** Exercise details **
Only lines holding the word "starting" are wanted from the records; copy all of them.
Start of Given data
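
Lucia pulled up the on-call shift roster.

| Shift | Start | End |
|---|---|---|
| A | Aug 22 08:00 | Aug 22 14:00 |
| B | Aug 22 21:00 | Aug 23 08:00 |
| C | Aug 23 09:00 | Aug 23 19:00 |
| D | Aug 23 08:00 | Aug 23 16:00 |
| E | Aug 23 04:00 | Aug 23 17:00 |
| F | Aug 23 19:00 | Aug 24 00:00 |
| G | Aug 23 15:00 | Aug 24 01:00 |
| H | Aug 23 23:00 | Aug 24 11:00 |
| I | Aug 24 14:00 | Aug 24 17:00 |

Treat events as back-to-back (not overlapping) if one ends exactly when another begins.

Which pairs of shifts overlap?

Sorted by start: A, B, E, D, C, G, F, H, I.
B starts after A ends; A is clear from here.
E starts before B ends → B and E overlap.
D starts exactly when B ends (back-to-back, no overlap); B is clear from here.
D starts before E ends → E and D overlap.
C starts before E ends → E and C overlap.
G starts before E ends → E and G overlap.
F starts after E ends; E is clear from here.
C starts before D ends → D and C overlap.
G starts before D ends → D and G overlap.
F starts after D ends; D is clear from here.
G starts before C ends → C and G overlap.
F starts exactly when C ends (back-to-back, no overlap); C is clear from here.
F starts before G ends → G and F overlap.
H starts before G ends → G and H overlap.
I starts after G ends.
H starts before F ends → F and H overlap.
I starts after F ends.
I starts after H ends.

B & E, C & D, C & E, C & G, D & E, D & G, E & G, F & G, F & H, G & H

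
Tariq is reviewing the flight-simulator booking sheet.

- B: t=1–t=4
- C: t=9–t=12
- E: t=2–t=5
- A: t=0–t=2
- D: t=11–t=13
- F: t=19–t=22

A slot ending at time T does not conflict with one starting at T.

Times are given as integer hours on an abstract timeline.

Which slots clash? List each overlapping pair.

A & B, B & E, C & D

Two intervals overlap when each starts before the other ends.
Sorted by start: A, B, E, C, D, F.
B starts before A ends → A and B overlap.
E starts exactly when A ends (back-to-back, no overlap) — done with A.
E starts before B ends → B and E overlap.
C starts after B ends — done with B.
C starts after E ends — done with E.
D starts before C ends → C and D overlap.
F starts after C ends.
F starts after D ends.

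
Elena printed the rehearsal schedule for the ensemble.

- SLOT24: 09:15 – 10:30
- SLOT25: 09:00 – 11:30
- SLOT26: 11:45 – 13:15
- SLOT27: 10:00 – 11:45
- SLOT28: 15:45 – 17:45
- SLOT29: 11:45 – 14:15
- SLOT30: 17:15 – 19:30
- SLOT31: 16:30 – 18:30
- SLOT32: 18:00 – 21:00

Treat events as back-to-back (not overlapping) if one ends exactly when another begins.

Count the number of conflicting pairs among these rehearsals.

9

Check each pair: they overlap iff neither finishes before the other starts.
Sorted by start: SLOT25, SLOT24, SLOT27, SLOT26, SLOT29, SLOT28, SLOT31, SLOT30, SLOT32.
SLOT24 starts before SLOT25 ends → SLOT25 and SLOT24 overlap.
SLOT27 starts before SLOT25 ends → SLOT25 and SLOT27 overlap.
SLOT26 starts after SLOT25 ends, so nothing later overlaps SLOT25 either.
SLOT27 starts before SLOT24 ends → SLOT24 and SLOT27 overlap.
SLOT26 starts after SLOT24 ends, so nothing later overlaps SLOT24 either.
SLOT26 starts exactly when SLOT27 ends (back-to-back, no overlap), so nothing later overlaps SLOT27 either.
SLOT29 starts before SLOT26 ends → SLOT26 and SLOT29 overlap.
SLOT28 starts after SLOT26 ends, so nothing later overlaps SLOT26 either.
SLOT28 starts after SLOT29 ends, so nothing later overlaps SLOT29 either.
SLOT31 starts before SLOT28 ends → SLOT28 and SLOT31 overlap.
SLOT30 starts before SLOT28 ends → SLOT28 and SLOT30 overlap.
SLOT32 starts after SLOT28 ends.
SLOT30 starts before SLOT31 ends → SLOT31 and SLOT30 overlap.
SLOT32 starts before SLOT31 ends → SLOT31 and SLOT32 overlap.
SLOT32 starts before SLOT30 ends → SLOT30 and SLOT32 overlap.
Overlapping pairs: SLOT24 & SLOT25, SLOT24 & SLOT27, SLOT25 & SLOT27, SLOT26 & SLOT29, SLOT28 & SLOT30, SLOT28 & SLOT31, SLOT30 & SLOT31, SLOT30 & SLOT32, SLOT31 & SLOT32 — 9 in total.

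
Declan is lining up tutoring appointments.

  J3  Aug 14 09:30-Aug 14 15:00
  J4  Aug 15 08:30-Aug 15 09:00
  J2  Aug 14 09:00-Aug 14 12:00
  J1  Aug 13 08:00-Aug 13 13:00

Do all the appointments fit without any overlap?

No

Two intervals overlap when each starts before the other ends.
Sorted by start: J1, J2, J3, J4.
J2 starts after J1 ends, so J1 has no further overlaps.
J3 starts before J2 ends → J2 and J3 overlap.
That's a conflict, so the schedule is not conflict-free.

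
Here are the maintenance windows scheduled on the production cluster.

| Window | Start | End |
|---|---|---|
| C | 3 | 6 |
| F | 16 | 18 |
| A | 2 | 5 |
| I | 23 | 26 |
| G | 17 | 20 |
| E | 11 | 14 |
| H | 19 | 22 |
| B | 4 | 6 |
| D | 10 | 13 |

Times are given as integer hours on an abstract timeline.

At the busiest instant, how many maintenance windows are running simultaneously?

Sweep the timeline, counting +1 at each start and −1 at each end (ends before starts at a tie):
2 start A → 1
3 start C → 2
4 start B → 3
5 end A → 2
6 end B → 1
6 end C → 0
10 start D → 1
11 start E → 2
13 end D → 1
14 end E → 0
16 start F → 1
17 start G → 2
18 end F → 1
19 start H → 2
20 end G → 1
22 end H → 0
23 start I → 1
26 end I → 0
Peak is 3, at 4 (A, B, C).

3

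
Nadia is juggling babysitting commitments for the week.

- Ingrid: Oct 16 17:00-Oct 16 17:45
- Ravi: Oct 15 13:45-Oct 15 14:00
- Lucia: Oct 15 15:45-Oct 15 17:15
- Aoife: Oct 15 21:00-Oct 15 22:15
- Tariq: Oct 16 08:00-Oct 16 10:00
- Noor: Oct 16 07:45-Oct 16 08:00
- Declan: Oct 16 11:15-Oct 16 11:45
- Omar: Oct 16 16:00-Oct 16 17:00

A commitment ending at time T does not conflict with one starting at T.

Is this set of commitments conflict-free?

Yes

Sorted by start: Ravi, Lucia, Aoife, Noor, Tariq, Declan, Omar, Ingrid.
Lucia starts after Ravi ends, so Ravi has no further overlaps.
Aoife starts after Lucia ends, so Lucia has no further overlaps.
Noor starts after Aoife ends, so Aoife has no further overlaps.
Tariq starts exactly when Noor ends (back-to-back, no overlap), so Noor has no further overlaps.
Declan starts after Tariq ends, so Tariq has no further overlaps.
Omar starts after Declan ends, so Declan has no further overlaps.
Ingrid starts exactly when Omar ends (back-to-back, no overlap).
Every pair is clear; the schedule has no overlaps.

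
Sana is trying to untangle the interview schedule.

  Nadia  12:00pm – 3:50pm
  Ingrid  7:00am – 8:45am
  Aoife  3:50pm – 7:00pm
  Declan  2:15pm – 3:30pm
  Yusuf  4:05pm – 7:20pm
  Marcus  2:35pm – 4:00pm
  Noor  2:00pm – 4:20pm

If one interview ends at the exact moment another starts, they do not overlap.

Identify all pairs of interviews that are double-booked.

Sorted by start: Ingrid, Nadia, Noor, Declan, Marcus, Aoife, Yusuf.
Nadia starts after Ingrid ends — done with Ingrid.
Noor starts before Nadia ends → Nadia and Noor overlap.
Declan starts before Nadia ends → Nadia and Declan overlap.
Marcus starts before Nadia ends → Nadia and Marcus overlap.
Aoife starts exactly when Nadia ends (back-to-back, no overlap) — done with Nadia.
Declan starts before Noor ends → Noor and Declan overlap.
Marcus starts before Noor ends → Noor and Marcus overlap.
Aoife starts before Noor ends → Noor and Aoife overlap.
Yusuf starts before Noor ends → Noor and Yusuf overlap.
Marcus starts before Declan ends → Declan and Marcus overlap.
Aoife starts after Declan ends — done with Declan.
Aoife starts before Marcus ends → Marcus and Aoife overlap.
Yusuf starts after Marcus ends.
Yusuf starts before Aoife ends → Aoife and Yusuf overlap.

Aoife & Marcus, Aoife & Noor, Aoife & Yusuf, Declan & Marcus, Declan & Nadia, Declan & Noor, Marcus & Nadia, Marcus & Noor, Nadia & Noor, Noor & Yusuf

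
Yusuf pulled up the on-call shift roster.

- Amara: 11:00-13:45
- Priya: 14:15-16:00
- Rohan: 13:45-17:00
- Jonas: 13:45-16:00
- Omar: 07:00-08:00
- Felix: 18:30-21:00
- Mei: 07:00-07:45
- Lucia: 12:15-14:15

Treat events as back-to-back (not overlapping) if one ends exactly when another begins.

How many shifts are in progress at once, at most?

Sweep the timeline, counting +1 at each start and −1 at each end (ends before starts at a tie):
07:00 start Mei → 1
07:00 start Omar → 2
07:45 end Mei → 1
08:00 end Omar → 0
11:00 start Amara → 1
12:15 start Lucia → 2
13:45 end Amara → 1
13:45 start Jonas → 2
13:45 start Rohan → 3
14:15 end Lucia → 2
14:15 start Priya → 3
16:00 end Jonas → 2
16:00 end Priya → 1
17:00 end Rohan → 0
18:30 start Felix → 1
21:00 end Felix → 0
Peak is 3, at 13:45 (Jonas, Lucia, Rohan).

3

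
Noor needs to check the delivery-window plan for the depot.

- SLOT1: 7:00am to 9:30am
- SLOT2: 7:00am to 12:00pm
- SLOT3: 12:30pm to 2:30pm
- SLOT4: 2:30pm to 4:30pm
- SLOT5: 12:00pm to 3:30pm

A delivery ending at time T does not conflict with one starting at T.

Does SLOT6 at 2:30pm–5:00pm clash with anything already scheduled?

Yes — it overlaps SLOT4, SLOT5

SLOT1: ends 9:30am at or before SLOT6 starts 2:30pm → clear.
SLOT2: ends 12:00pm at or before SLOT6 starts 2:30pm → clear.
SLOT5: starts 12:00pm before SLOT6 ends 5:00pm, and ends 3:30pm after SLOT6 starts 2:30pm → overlap.
SLOT3: ends 2:30pm at or before SLOT6 starts 2:30pm → clear.
SLOT4: starts 2:30pm before SLOT6 ends 5:00pm, and ends 4:30pm after SLOT6 starts 2:30pm → overlap.
SLOT6 overlaps SLOT4, SLOT5.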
End of Given data
** Written answer **
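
A slot ending at time T does not conflict with one starting at T.
A commitment ending at time T does not conflict with one starting at T.
A delivery ending at time T does not conflict with one starting at T.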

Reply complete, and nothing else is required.